[Instructions to follow]:
Taking the line that contains "What is the" as the first, copy each line exactly up to and including the last line below.

[Listed entries]:
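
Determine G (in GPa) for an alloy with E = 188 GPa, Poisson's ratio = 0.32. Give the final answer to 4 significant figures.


G = E / (2*(1+nu))
G = 188 / (2*(1+0.32))
G = 71.21 GPa


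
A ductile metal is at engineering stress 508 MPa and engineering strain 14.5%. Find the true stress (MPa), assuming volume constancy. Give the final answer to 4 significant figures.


sigma_true = sigma_eng * (1 + epsilon_eng)
sigma_true = 508 * (1 + 0.145)
sigma_true = 581.7 MPa


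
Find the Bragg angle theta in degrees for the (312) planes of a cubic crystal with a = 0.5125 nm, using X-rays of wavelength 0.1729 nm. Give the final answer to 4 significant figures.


d = a / sqrt(h^2+k^2+l^2)
d = 0.5125 / sqrt(14) = 0.136971 nm
lambda = 2*d*sin(theta)  =>  sin(theta) = lambda / (2*d)
sin(theta) = 0.1729 / (2 * 0.136971) = 0.631154
theta = 39.14 deg


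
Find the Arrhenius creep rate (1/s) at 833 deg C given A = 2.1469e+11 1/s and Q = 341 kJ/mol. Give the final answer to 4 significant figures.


rate = A * exp(-Q / (R*T))
T = 833 + 273.15 = 1106.15 K
rate = 2.1469e+11 * exp(-341e3 / (8.314 * 1106.15))
rate = 1.692e-05 1/s


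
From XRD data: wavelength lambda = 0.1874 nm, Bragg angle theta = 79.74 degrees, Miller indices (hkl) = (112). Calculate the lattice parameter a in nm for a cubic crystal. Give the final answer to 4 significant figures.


d = lambda / (2*sin(theta))
d = 0.1874 / (2*sin(79.74 deg))
d = 0.0952226 nm
a = d * sqrt(h^2+k^2+l^2) = 0.0952226 * sqrt(6)
a = 0.2332 nm


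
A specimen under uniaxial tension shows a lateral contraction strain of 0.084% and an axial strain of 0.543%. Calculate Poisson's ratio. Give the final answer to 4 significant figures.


nu = -epsilon_lat / epsilon_axial
Lateral strain is contraction (negative), so using magnitudes:
nu = 0.084 / 0.543
nu = 0.1547


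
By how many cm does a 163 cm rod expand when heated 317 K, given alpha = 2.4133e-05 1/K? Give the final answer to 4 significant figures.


dL = L0 * alpha * dT
dL = 163 * 2.4133e-05 * 317
dL = 1.247 cm


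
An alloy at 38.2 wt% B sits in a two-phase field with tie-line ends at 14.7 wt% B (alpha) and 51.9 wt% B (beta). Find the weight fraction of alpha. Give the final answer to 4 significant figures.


f_alpha = (C_beta - C0) / (C_beta - C_alpha)
f_alpha = (51.9 - 38.2) / (51.9 - 14.7)
f_alpha = 0.3683


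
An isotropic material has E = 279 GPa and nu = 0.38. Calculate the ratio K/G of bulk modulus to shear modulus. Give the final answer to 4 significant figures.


G = E / (2*(1+nu))
G = 279 / (2*(1+0.38)) = 101.087 GPa
K = E / (3*(1-2*nu))
K = 279 / (3*(1-2*0.38)) = 387.5 GPa
K/G = 387.5 / 101.087 = 3.833


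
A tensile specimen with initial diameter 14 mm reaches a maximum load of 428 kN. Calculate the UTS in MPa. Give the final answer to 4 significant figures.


A0 = pi*(d/2)^2 = pi*(14/2)^2 = 153.938 mm^2
UTS = F_max / A0 = 428*1000 / 153.938
UTS = 2780 MPa


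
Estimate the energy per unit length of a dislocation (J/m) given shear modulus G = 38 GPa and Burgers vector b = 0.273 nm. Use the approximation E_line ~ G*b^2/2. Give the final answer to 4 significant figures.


E = G*b^2/2
b = 0.273 nm = 2.73e-10 m
G = 38 GPa = 3.8e+10 Pa
E = 0.5 * 3.8e+10 * (2.73e-10)^2
E = 1.416e-09 J/m


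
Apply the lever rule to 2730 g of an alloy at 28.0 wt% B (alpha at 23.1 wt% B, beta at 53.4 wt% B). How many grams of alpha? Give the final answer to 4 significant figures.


f_alpha = (C_beta - C0) / (C_beta - C_alpha)
f_alpha = (53.4 - 28.0) / (53.4 - 23.1) = 0.838284
m_alpha = f_alpha * m_total = 0.838284 * 2730 = 2289 g


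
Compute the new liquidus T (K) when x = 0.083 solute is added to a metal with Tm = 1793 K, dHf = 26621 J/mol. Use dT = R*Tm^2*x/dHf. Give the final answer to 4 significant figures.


dT = R*Tm^2*x / dHf
dT = 8.314 * 1793^2 * 0.083 / 26621
dT = 83.3344 K
T_new = 1793 - 83.3344 = 1710 K


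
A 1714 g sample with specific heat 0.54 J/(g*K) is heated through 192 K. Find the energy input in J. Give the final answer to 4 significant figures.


Q = m * cp * dT
Q = 1714 * 0.54 * 192
Q = 177700 J


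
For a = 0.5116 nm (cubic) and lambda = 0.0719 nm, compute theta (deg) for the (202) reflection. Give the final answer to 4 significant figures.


d = a / sqrt(h^2+k^2+l^2)
d = 0.5116 / sqrt(8) = 0.180878 nm
lambda = 2*d*sin(theta)  =>  sin(theta) = lambda / (2*d)
sin(theta) = 0.0719 / (2 * 0.180878) = 0.198753
theta = 11.46 deg


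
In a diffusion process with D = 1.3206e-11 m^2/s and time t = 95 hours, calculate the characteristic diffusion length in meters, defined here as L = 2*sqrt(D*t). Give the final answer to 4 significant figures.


t = 95 hr = 342000 s
Diffusion length = 2*sqrt(D*t)
= 2*sqrt(1.3206e-11 * 342000)
= 4.25e-03 m


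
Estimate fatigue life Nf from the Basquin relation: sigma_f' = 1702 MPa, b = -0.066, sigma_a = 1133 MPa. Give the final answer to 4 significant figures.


sigma_a = sigma_f' * (2*Nf)^b
2*Nf = (sigma_a / sigma_f')^(1/b)
2*Nf = (1133 / 1702)^(1/-0.066)
2*Nf = 476.126
Nf = 238.1 cycles


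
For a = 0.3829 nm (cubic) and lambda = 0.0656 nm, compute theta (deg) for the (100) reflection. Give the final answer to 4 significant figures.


d = a / sqrt(h^2+k^2+l^2)
d = 0.3829 / sqrt(1) = 0.3829 nm
lambda = 2*d*sin(theta)  =>  sin(theta) = lambda / (2*d)
sin(theta) = 0.0656 / (2 * 0.3829) = 0.0856621
theta = 4.914 deg


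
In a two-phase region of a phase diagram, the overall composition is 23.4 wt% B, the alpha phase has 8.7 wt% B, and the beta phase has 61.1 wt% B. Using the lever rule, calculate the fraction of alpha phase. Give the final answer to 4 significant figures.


f_alpha = (C_beta - C0) / (C_beta - C_alpha)
f_alpha = (61.1 - 23.4) / (61.1 - 8.7)
f_alpha = 0.7195


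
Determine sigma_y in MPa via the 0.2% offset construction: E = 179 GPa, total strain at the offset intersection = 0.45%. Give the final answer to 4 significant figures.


Offset strain = 0.002
Elastic strain at yield = total_strain - offset = 4.5e-03 - 0.002 = 2.5e-03
sigma_y = E * elastic_strain = 179000 * 2.5e-03
sigma_y = 447.5 MPa


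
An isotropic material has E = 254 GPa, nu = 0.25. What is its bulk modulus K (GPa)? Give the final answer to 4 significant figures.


K = E / (3*(1-2*nu))
K = 254 / (3*(1-2*0.25))
K = 169.3 GPa


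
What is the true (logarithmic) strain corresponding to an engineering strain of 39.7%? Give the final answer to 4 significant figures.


epsilon_true = ln(1 + epsilon_eng)
epsilon_true = ln(1 + 0.397)
epsilon_true = 0.3343


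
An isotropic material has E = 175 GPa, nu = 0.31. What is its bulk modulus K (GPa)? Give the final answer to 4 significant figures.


K = E / (3*(1-2*nu))
K = 175 / (3*(1-2*0.31))
K = 153.5 GPa


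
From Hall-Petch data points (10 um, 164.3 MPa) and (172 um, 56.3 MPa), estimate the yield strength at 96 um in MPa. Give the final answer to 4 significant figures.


sigma_y = sigma0 + k / sqrt(d)
1/sqrt(d1) = 1/sqrt(1e-05) = 316.228;  1/sqrt(d2) = 76.2493
k = (sigma1 - sigma2) / (1/sqrt(d1) - 1/sqrt(d2)) = (164.3 - 56.3) / (316.228 - 76.2493) = 0.45004 MPa*m^0.5
sigma0 = sigma1 - k/sqrt(d1) = 164.3 - 0.45004*316.228 = 21.9847 MPa
sigma_y(d3) = 21.9847 + 0.45004 / sqrt(9.6e-05) = 67.92 MPa


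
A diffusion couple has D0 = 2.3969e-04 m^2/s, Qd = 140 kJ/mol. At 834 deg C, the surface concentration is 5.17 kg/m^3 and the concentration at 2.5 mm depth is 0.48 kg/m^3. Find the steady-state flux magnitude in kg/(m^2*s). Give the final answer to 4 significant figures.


Step 1: D = D0 * exp(-Qd/(R*T))
T = 834 + 273.15 = 1107.15 K
D = 2.3969e-04 * exp(-140e3 / (8.314 * 1107.15)) = 5.94702e-11 m^2/s
Step 2: J = D * (C1 - C2) / dx
J = 5.94702e-11 * (5.17 - 0.48) / 2.5e-03
J = 1.116e-07 kg/(m^2*s)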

[Your solution]:
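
What is the true (logarithmic) strain corresponding to an engineering strain of 39.7%? Give the final answer to 4 significant figures.


epsilon_true = ln(1 + epsilon_eng)
epsilon_true = ln(1 + 0.397)
epsilon_true = 0.3343


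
An isotropic material has E = 175 GPa, nu = 0.31. What is its bulk modulus K (GPa)? Give the final answer to 4 significant figures.


K = E / (3*(1-2*nu))
K = 175 / (3*(1-2*0.31))
K = 153.5 GPa


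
From Hall-Petch data points (10 um, 164.3 MPa) and (172 um, 56.3 MPa), estimate the yield strength at 96 um in MPa. Give the final answer to 4 significant figures.


sigma_y = sigma0 + k / sqrt(d)
1/sqrt(d1) = 1/sqrt(1e-05) = 316.228;  1/sqrt(d2) = 76.2493
k = (sigma1 - sigma2) / (1/sqrt(d1) - 1/sqrt(d2)) = (164.3 - 56.3) / (316.228 - 76.2493) = 0.45004 MPa*m^0.5
sigma0 = sigma1 - k/sqrt(d1) = 164.3 - 0.45004*316.228 = 21.9847 MPa
sigma_y(d3) = 21.9847 + 0.45004 / sqrt(9.6e-05) = 67.92 MPa


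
A diffusion couple has D0 = 2.3969e-04 m^2/s, Qd = 140 kJ/mol. At 834 deg C, the surface concentration is 5.17 kg/m^3 and the concentration at 2.5 mm depth is 0.48 kg/m^3. Find the steady-state flux magnitude in kg/(m^2*s). Give the final answer to 4 significant figures.


Step 1: D = D0 * exp(-Qd/(R*T))
T = 834 + 273.15 = 1107.15 K
D = 2.3969e-04 * exp(-140e3 / (8.314 * 1107.15)) = 5.94702e-11 m^2/s
Step 2: J = D * (C1 - C2) / dx
J = 5.94702e-11 * (5.17 - 0.48) / 2.5e-03
J = 1.116e-07 kg/(m^2*s)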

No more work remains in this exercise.